[Given entries]

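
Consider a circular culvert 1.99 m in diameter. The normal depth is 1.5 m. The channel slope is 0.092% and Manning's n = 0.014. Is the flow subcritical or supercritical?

subcritical

For a circular section of diameter D = 1.99 m at depth y = 1.5 m, the central angle is θ = 2 arccos(1 − 2y/D) = 4.206 rad. Then A = (D²/8)(θ − sin θ) = 2.515 m² and P = Dθ/2 = 4.185 m.
Hydraulic radius R = A/P = 2.515/4.185 = 0.6009 m.
V = (1/n) R^(2/3) √S = (1/0.014) × 0.6009^(2/3) × √0.00092 = 1.543 m/s. Hydraulic depth D_h = A/T = 2.515/1.715 = 1.467 m.
Froude number Fr = V/√(g·D_h) = 1.543/√(9.81×1.467) = 0.407, which is less than 1, so the flow is subcritical.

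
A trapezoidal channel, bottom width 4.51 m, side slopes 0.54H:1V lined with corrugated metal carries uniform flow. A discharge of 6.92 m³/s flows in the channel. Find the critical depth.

At critical depth, Q² T / (g A³) = 1, i.e. A³/T = Q²/g = 6.92²/9.81 = 4.881.
Trying y = 0.478 m: A³/T = 2.355 — short.
Trying y = 0.743 m: A³/T = 9.146 — over.
Trying y = 0.606 m: A³/T = 4.877 — ≈ 4.881.

y_c = 0.606 m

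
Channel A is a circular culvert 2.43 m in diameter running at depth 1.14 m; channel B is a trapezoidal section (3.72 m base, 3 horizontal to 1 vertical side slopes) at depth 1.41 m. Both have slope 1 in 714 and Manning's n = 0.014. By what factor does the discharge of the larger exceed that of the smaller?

Channel A: For a circular section of diameter D = 2.43 m at depth y = 1.14 m, the central angle is θ = 2 arccos(1 − 2y/D) = 3.018 rad. Then A = (D²/8)(θ − sin θ) = 2.137 m² and P = Dθ/2 = 3.667 m. Hydraulic radius R = A/P = 2.137/3.667 = 0.5827 m. Q_A = (1/0.014)·2.137·0.5827^(2/3)·√0.001401 = 3.985 m³/s.
Channel B: With bottom width b = 3.72 m and side slope z = 3: A = (b + zy)y = (3.72 + 3×1.41)×1.41 = 11.21 m²; P = b + 2y√(1+z²) = 3.72 + 2×1.41×3.162 = 12.64 m. Hydraulic radius R = A/P = 11.21/12.64 = 0.887 m. Q_B = (1/0.014)·11.21·0.887^(2/3)·√0.001401 = 27.66 m³/s.
The larger discharge is 27.66 m³/s and the smaller is 3.985 m³/s; the ratio is 6.94.

6.94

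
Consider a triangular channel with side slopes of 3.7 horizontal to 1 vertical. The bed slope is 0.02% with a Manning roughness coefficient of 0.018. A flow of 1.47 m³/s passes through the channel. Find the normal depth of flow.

y_n = 0.929 m

Manning's equation rearranged: A R^(2/3) = nQ / (1·√S) = 0.018 × 1.47 / (√0.0002) = 1.871.
At y = 1.15 m: A R^(2/3) = 3.305 — high.
At y = 0.754 m: A R^(2/3) = 1.072 — low.
At y = 0.929 m: A R^(2/3) = 1.871 — ≈ 1.871.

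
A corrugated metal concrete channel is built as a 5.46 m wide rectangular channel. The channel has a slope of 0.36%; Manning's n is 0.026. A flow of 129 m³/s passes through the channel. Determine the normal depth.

y_n = 6.6 m

Manning's equation rearranged: A R^(2/3) = nQ / (1·√S) = 0.026 × 129 / (√0.0036) = 55.9.
Trying y = 5.19 m: A R^(2/3) = 41.76 — short.
Trying y = 7.61 m: A R^(2/3) = 66.16 — over.
Trying y = 6.6 m: A R^(2/3) = 55.88 — ≈ 55.9.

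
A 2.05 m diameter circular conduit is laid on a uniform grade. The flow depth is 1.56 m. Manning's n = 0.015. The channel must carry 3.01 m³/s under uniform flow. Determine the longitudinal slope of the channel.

For a circular section of diameter D = 2.05 m at depth y = 1.56 m, the central angle is θ = 2 arccos(1 − 2y/D) = 4.24 rad. Then A = (D²/8)(θ − sin θ) = 2.695 m² and P = Dθ/2 = 4.346 m.
Hydraulic radius R = A/P = 2.695/4.346 = 0.6201 m.
From Manning's equation, S = [nQ / (1 A R^(2/3))]² = [0.015 × 3.01 / (1 × 2.695 × 0.6201^(2/3))]² = 0.000531.

S = 0.000531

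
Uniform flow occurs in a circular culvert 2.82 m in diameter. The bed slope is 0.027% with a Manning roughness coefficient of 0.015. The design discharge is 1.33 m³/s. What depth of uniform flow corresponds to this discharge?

Manning's equation rearranged: A R^(2/3) = nQ / (1·√S) = 0.015 × 1.33 / (√0.00027) = 1.214.
Trying y = 1.21 m: A R^(2/3) = 1.893 — high.
Trying y = 0.748 m: A R^(2/3) = 0.7618 — low.
Trying y = 0.952 m: A R^(2/3) = 1.215 — matches.

y_n = 0.952 m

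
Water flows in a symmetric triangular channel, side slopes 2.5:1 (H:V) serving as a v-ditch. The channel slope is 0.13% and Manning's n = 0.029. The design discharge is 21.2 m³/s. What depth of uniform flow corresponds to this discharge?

Manning's equation rearranged: A R^(2/3) = nQ / (1·√S) = 0.029 × 21.2 / (√0.0013) = 17.05.
At y = 2.86 m: A R^(2/3) = 24.7 — too large.
At y = 1.94 m: A R^(2/3) = 8.775 — too small.
At y = 2.49 m: A R^(2/3) = 17.07 — ≈ 17.05.

y_n = 2.49 m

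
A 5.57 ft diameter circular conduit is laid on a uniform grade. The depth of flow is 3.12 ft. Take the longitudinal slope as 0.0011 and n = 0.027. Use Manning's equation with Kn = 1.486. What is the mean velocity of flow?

V = 2.38 ft/s

For a circular section of diameter D = 5.57 ft at depth y = 3.12 ft, the central angle is θ = 2 arccos(1 − 2y/D) = 3.383 rad. Then A = (D²/8)(θ − sin θ) = 14.04 ft² and P = Dθ/2 = 9.421 ft.
Hydraulic radius R = A/P = 14.04/9.421 = 1.491 ft.
From Manning's equation, V = (1.486/n) R^(2/3) S^(1/2) = (1.486/0.027) × 1.491^(2/3) × 0.0011^(1/2) = 2.38 ft/s.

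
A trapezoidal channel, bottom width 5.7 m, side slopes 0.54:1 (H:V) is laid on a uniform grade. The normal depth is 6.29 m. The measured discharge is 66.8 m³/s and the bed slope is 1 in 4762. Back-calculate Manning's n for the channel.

With bottom width b = 5.7 m and side slope z = 0.54: A = (b + zy)y = (5.7 + 0.54×6.29)×6.29 = 57.22 m²; P = b + 2y√(1+z²) = 5.7 + 2×6.29×1.136 = 20 m.
Hydraulic radius R = A/P = 57.22/20 = 2.861 m.
Rearranging Manning's equation: n = (1/Q) A R^(2/3) S^(1/2) = (1/66.8) × 57.22 × 2.861^(2/3) × √0.00021 = 0.025.

n = 0.025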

[/Given entries]

● **Problem to solve**: Only an exact retyping of the full data will do.

● **Response**:
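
Consider a circular culvert 1.99 m in diameter. The normal depth is 1.5 m. The channel slope is 0.092% and Manning's n = 0.014. Is the flow subcritical or supercritical?

subcritical

For a circular section of diameter D = 1.99 m at depth y = 1.5 m, the central angle is θ = 2 arccos(1 − 2y/D) = 4.206 rad. Then A = (D²/8)(θ − sin θ) = 2.515 m² and P = Dθ/2 = 4.185 m.
Hydraulic radius R = A/P = 2.515/4.185 = 0.6009 m.
V = (1/n) R^(2/3) √S = (1/0.014) × 0.6009^(2/3) × √0.00092 = 1.543 m/s. Hydraulic depth D_h = A/T = 2.515/1.715 = 1.467 m.
Froude number Fr = V/√(g·D_h) = 1.543/√(9.81×1.467) = 0.407, which is less than 1, so the flow is subcritical.

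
A trapezoidal channel, bottom width 4.51 m, side slopes 0.54H:1V lined with corrugated metal carries uniform flow. A discharge of 6.92 m³/s flows in the channel. Find the critical depth.

At critical depth, Q² T / (g A³) = 1, i.e. A³/T = Q²/g = 6.92²/9.81 = 4.881.
Trying y = 0.478 m: A³/T = 2.355 — short.
Trying y = 0.743 m: A³/T = 9.146 — over.
Trying y = 0.606 m: A³/T = 4.877 — ≈ 4.881.

y_c = 0.606 m

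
Channel A is a circular culvert 2.43 m in diameter running at depth 1.14 m; channel B is a trapezoidal section (3.72 m base, 3 horizontal to 1 vertical side slopes) at depth 1.41 m. Both have slope 1 in 714 and Manning's n = 0.014. By what factor does the discharge of the larger exceed that of the smaller?

Channel A: For a circular section of diameter D = 2.43 m at depth y = 1.14 m, the central angle is θ = 2 arccos(1 − 2y/D) = 3.018 rad. Then A = (D²/8)(θ − sin θ) = 2.137 m² and P = Dθ/2 = 3.667 m. Hydraulic radius R = A/P = 2.137/3.667 = 0.5827 m. Q_A = (1/0.014)·2.137·0.5827^(2/3)·√0.001401 = 3.985 m³/s.
Channel B: With bottom width b = 3.72 m and side slope z = 3: A = (b + zy)y = (3.72 + 3×1.41)×1.41 = 11.21 m²; P = b + 2y√(1+z²) = 3.72 + 2×1.41×3.162 = 12.64 m. Hydraulic radius R = A/P = 11.21/12.64 = 0.887 m. Q_B = (1/0.014)·11.21·0.887^(2/3)·√0.001401 = 27.66 m³/s.
The larger discharge is 27.66 m³/s and the smaller is 3.985 m³/s; the ratio is 6.94.

6.94

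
Consider a triangular channel with side slopes of 3.7 horizontal to 1 vertical. The bed slope is 0.02% with a Manning roughness coefficient of 0.018. A flow of 1.47 m³/s passes through the channel. Find the normal depth of flow.

y_n = 0.929 m

Manning's equation rearranged: A R^(2/3) = nQ / (1·√S) = 0.018 × 1.47 / (√0.0002) = 1.871.
At y = 1.15 m: A R^(2/3) = 3.305 — high.
At y = 0.754 m: A R^(2/3) = 1.072 — low.
At y = 0.929 m: A R^(2/3) = 1.871 — ≈ 1.871.

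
A corrugated metal concrete channel is built as a 5.46 m wide rectangular channel. The channel has a slope of 0.36%; Manning's n is 0.026. A flow of 129 m³/s passes through the channel. Determine the normal depth.

y_n = 6.6 m

Manning's equation rearranged: A R^(2/3) = nQ / (1·√S) = 0.026 × 129 / (√0.0036) = 55.9.
Trying y = 5.19 m: A R^(2/3) = 41.76 — short.
Trying y = 7.61 m: A R^(2/3) = 66.16 — over.
Trying y = 6.6 m: A R^(2/3) = 55.88 — ≈ 55.9.

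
A 2.05 m diameter circular conduit is laid on a uniform grade. The flow depth is 1.56 m. Manning's n = 0.015. The channel must carry 3.01 m³/s under uniform flow. Determine the longitudinal slope of the channel.

For a circular section of diameter D = 2.05 m at depth y = 1.56 m, the central angle is θ = 2 arccos(1 − 2y/D) = 4.24 rad. Then A = (D²/8)(θ − sin θ) = 2.695 m² and P = Dθ/2 = 4.346 m.
Hydraulic radius R = A/P = 2.695/4.346 = 0.6201 m.
From Manning's equation, S = [nQ / (1 A R^(2/3))]² = [0.015 × 3.01 / (1 × 2.695 × 0.6201^(2/3))]² = 0.000531.

S = 0.000531

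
Uniform flow occurs in a circular culvert 2.82 m in diameter. The bed slope is 0.027% with a Manning roughness coefficient of 0.015. The design discharge is 1.33 m³/s. What depth of uniform flow corresponds to this discharge?

Manning's equation rearranged: A R^(2/3) = nQ / (1·√S) = 0.015 × 1.33 / (√0.00027) = 1.214.
Trying y = 1.21 m: A R^(2/3) = 1.893 — high.
Trying y = 0.748 m: A R^(2/3) = 0.7618 — low.
Trying y = 0.952 m: A R^(2/3) = 1.215 — matches.

y_n = 0.952 m

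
Water flows in a symmetric triangular channel, side slopes 2.5:1 (H:V) serving as a v-ditch. The channel slope is 0.13% and Manning's n = 0.029. The design discharge is 21.2 m³/s. What depth of uniform flow corresponds to this discharge?

Manning's equation rearranged: A R^(2/3) = nQ / (1·√S) = 0.029 × 21.2 / (√0.0013) = 17.05.
At y = 2.86 m: A R^(2/3) = 24.7 — too large.
At y = 1.94 m: A R^(2/3) = 8.775 — too small.
At y = 2.49 m: A R^(2/3) = 17.07 — ≈ 17.05.

y_n = 2.49 m

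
A 5.57 ft diameter circular conduit is laid on a uniform grade. The depth of flow is 3.12 ft. Take the longitudinal slope as 0.0011 and n = 0.027. Use Manning's equation with Kn = 1.486. What is the mean velocity of flow?

V = 2.38 ft/s

For a circular section of diameter D = 5.57 ft at depth y = 3.12 ft, the central angle is θ = 2 arccos(1 − 2y/D) = 3.383 rad. Then A = (D²/8)(θ − sin θ) = 14.04 ft² and P = Dθ/2 = 9.421 ft.
Hydraulic radius R = A/P = 14.04/9.421 = 1.491 ft.
From Manning's equation, V = (1.486/n) R^(2/3) S^(1/2) = (1.486/0.027) × 1.491^(2/3) × 0.0011^(1/2) = 2.38 ft/s.

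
A trapezoidal channel, bottom width 5.7 m, side slopes 0.54:1 (H:V) is laid on a uniform grade. The normal depth is 6.29 m. The measured discharge is 66.8 m³/s and the bed slope is 1 in 4762. Back-calculate Manning's n for the channel.

With bottom width b = 5.7 m and side slope z = 0.54: A = (b + zy)y = (5.7 + 0.54×6.29)×6.29 = 57.22 m²; P = b + 2y√(1+z²) = 5.7 + 2×6.29×1.136 = 20 m.
Hydraulic radius R = A/P = 57.22/20 = 2.861 m.
Rearranging Manning's equation: n = (1/Q) A R^(2/3) S^(1/2) = (1/66.8) × 57.22 × 2.861^(2/3) × √0.00021 = 0.025.

n = 0.025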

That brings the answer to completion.